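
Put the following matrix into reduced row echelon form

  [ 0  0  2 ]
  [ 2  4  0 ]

ρ1 <-> ρ2
  [ 2  4  0 ]
  [ 0  0  2 ]
ρ1 := 1/2·ρ1
  [ 1  2  0 ]
  [ 0  0  2 ]
ρ2 := 1/2·ρ2
  [ 1  2  0 ]
  [ 0  0  1 ]

[[1, 2, 0], [0, 0, 1]]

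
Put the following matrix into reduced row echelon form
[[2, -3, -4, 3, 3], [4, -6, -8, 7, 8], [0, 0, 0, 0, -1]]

[[1, -3/2, -2, 0, 0], [0, 0, 0, 1, 0], [0, 0, 0, 0, 1]]

r1 ← 1/2·r1
r2 ← r2 − 4·r1
r3 ← -1·r3
r2 ← r2 − 2·r3
r1 ← r1 − 3/2·r3
r1 ← r1 − 3/2·r2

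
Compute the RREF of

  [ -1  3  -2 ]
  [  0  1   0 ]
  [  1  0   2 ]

ρ1 -> -1·ρ1
  [ 1  -3  2 ]
  [ 0   1  0 ]
  [ 1   0  2 ]
ρ3 -> ρ3 − ρ1
  [ 1  -3  2 ]
  [ 0   1  0 ]
  [ 0   3  0 ]
ρ3 -> ρ3 − 3·ρ2
  [ 1  -3  2 ]
  [ 0   1  0 ]
  [ 0   0  0 ]
ρ1 -> ρ1 + 3·ρ2
  [ 1  0  2 ]
  [ 0  1  0 ]
  [ 0  0  0 ]

[[1, 0, 2], [0, 1, 0], [0, 0, 0]]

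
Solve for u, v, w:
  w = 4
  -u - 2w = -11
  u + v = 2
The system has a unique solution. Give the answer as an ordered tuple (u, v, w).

Form the augmented matrix and row-reduce:
  [  0  0   1  |    4 ]
  [ -1  0  -2  |  -11 ]
  [  1  1   0  |    2 ]
r1 ↔ r2
  [ -1  0  -2  |  -11 ]
  [  0  0   1  |    4 ]
  [  1  1   0  |    2 ]
r1 -> -1·r1
  [ 1  0  2  |  11 ]
  [ 0  0  1  |   4 ]
  [ 1  1  0  |   2 ]
r3 -> r3 − r1
  [ 1  0   2  |  11 ]
  [ 0  0   1  |   4 ]
  [ 0  1  -2  |  -9 ]
r2 ↔ r3
  [ 1  0   2  |  11 ]
  [ 0  1  -2  |  -9 ]
  [ 0  0   1  |   4 ]
r2 -> r2 + 2·r3
  [ 1  0  2  |  11 ]
  [ 0  1  0  |  -1 ]
  [ 0  0  1  |   4 ]
r1 -> r1 − 2·r3
  [ 1  0  0  |   3 ]
  [ 0  1  0  |  -1 ]
  [ 0  0  1  |   4 ]
Reading off the last column: u = 3, v = -1, w = 4.

(3, -1, 4)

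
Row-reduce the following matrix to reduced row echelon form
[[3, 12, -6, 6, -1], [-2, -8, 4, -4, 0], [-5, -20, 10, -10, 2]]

[[1, 4, -2, 2, 0], [0, 0, 0, 0, 1], [0, 0, 0, 0, 0]]

r1 -> 1/3·r1
r2 -> r2 + 2·r1
r3 -> r3 + 5·r1
r2 -> -3/2·r2
r3 -> r3 − 1/3·r2
r1 -> r1 + 1/3·r2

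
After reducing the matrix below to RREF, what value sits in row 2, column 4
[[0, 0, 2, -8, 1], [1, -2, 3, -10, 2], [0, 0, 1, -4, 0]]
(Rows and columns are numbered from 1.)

-4

Swap r1 and r2.
  [ 1  -2  3  -10  2 ]
  [ 0   0  2   -8  1 ]
  [ 0   0  1   -4  0 ]
Multiply r2 by 1/2.
  [ 1  -2  3  -10    2 ]
  [ 0   0  1   -4  1/2 ]
  [ 0   0  1   -4    0 ]
Subtract r2 from r3.
  [ 1  -2  3  -10     2 ]
  [ 0   0  1   -4   1/2 ]
  [ 0   0  0    0  -1/2 ]
Multiply r3 by -2.
  [ 1  -2  3  -10    2 ]
  [ 0   0  1   -4  1/2 ]
  [ 0   0  0    0    1 ]
Subtract 1/2 times r3 from r2.
  [ 1  -2  3  -10  2 ]
  [ 0   0  1   -4  0 ]
  [ 0   0  0    0  1 ]
Subtract 2 times r3 from r1.
  [ 1  -2  3  -10  0 ]
  [ 0   0  1   -4  0 ]
  [ 0   0  0    0  1 ]
Subtract 3 times r2 from r1.
  [ 1  -2  0   2  0 ]
  [ 0   0  1  -4  0 ]
  [ 0   0  0   0  1 ]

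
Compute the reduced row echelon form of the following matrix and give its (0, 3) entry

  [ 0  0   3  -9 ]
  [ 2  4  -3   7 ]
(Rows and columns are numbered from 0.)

-1

R1 <=> R2
  [ 2  4  -3   7 ]
  [ 0  0   3  -9 ]
R1 -> 1/2·R1
  [ 1  2  -3/2  7/2 ]
  [ 0  0     3   -9 ]
R2 -> 1/3·R2
  [ 1  2  -3/2  7/2 ]
  [ 0  0     1   -3 ]
R1 -> R1 + 3/2·R2
  [ 1  2  0  -1 ]
  [ 0  0  1  -3 ]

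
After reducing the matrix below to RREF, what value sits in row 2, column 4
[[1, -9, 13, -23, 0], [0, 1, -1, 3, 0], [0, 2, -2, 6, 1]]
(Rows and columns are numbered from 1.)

3

R3 ← R3 − 2·R2
  [ 1  -9  13  -23  0 ]
  [ 0   1  -1    3  0 ]
  [ 0   0   0    0  1 ]
R1 ← R1 + 9·R2
  [ 1  0   4  4  0 ]
  [ 0  1  -1  3  0 ]
  [ 0  0   0  0  1 ]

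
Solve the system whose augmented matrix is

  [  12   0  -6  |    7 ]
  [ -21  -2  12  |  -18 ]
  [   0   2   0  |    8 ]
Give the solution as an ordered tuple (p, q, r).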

* **EXERCISE OBJECTIVE**: Your answer must be the line holding "Compute the reduced" plus every later line to the end of the records, copied exactly.

* **THE COMPLETED TASK**:
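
Compute the reduced row echelon form of the following matrix and give its (0, 3) entry

  [ 0  0   3  -9 ]
  [ 2  4  -3   7 ]
(Rows and columns are numbered from 0.)

-1

R1 <=> R2
  [ 2  4  -3   7 ]
  [ 0  0   3  -9 ]
R1 -> 1/2·R1
  [ 1  2  -3/2  7/2 ]
  [ 0  0     3   -9 ]
R2 -> 1/3·R2
  [ 1  2  -3/2  7/2 ]
  [ 0  0     1   -3 ]
R1 -> R1 + 3/2·R2
  [ 1  2  0  -1 ]
  [ 0  0  1  -3 ]

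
After reducing the matrix below to RREF, what value sits in row 2, column 4
[[1, -9, 13, -23, 0], [0, 1, -1, 3, 0], [0, 2, -2, 6, 1]]
(Rows and columns are numbered from 1.)

3

R3 ← R3 − 2·R2
  [ 1  -9  13  -23  0 ]
  [ 0   1  -1    3  0 ]
  [ 0   0   0    0  1 ]
R1 ← R1 + 9·R2
  [ 1  0   4  4  0 ]
  [ 0  1  -1  3  0 ]
  [ 0  0   0  0  1 ]

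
Solve the system whose augmented matrix is

  [  12   0  -6  |    7 ]
  [ -21  -2  12  |  -18 ]
  [   0   2   0  |    8 ]
Give the solution as an ordered tuple (p, q, r).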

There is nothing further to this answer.